[EXERCISE DATA]
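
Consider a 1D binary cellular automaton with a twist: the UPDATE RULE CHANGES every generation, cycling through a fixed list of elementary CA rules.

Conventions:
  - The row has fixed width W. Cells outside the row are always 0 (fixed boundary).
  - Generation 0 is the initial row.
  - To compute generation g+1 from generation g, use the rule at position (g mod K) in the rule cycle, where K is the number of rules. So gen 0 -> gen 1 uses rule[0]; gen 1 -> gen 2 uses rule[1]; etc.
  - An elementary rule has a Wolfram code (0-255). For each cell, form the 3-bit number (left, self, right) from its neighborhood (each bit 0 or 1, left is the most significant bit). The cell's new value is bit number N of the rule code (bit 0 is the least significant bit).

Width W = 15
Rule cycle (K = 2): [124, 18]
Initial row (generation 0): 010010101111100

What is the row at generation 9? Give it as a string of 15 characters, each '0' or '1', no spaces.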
[/EXERCISE DATA]
**WORK ITEM**
From the records above, print only the lines between the one holding "- To compute" and the one holding "Rule cycle (K = 2): [124, 18]", inclusive, exactly as they stand.

**OUTPUT FOR THIS TASK**
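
  - To compute generation g+1 from generation g, use the rule at position (g mod K) in the rule cycle, where K is the number of rules. So gen 0 -> gen 1 uses rule[0]; gen 1 -> gen 2 uses rule[1]; etc.
  - An elementary rule has a Wolfram code (0-255). For each cell, form the 3-bit number (left, self, right) from its neighborhood (each bit 0 or 1, left is the most significant bit). The cell's new value is bit number N of the rule code (bit 0 is the least significant bit).

Width W = 15
Rule cycle (K = 2): [124, 18]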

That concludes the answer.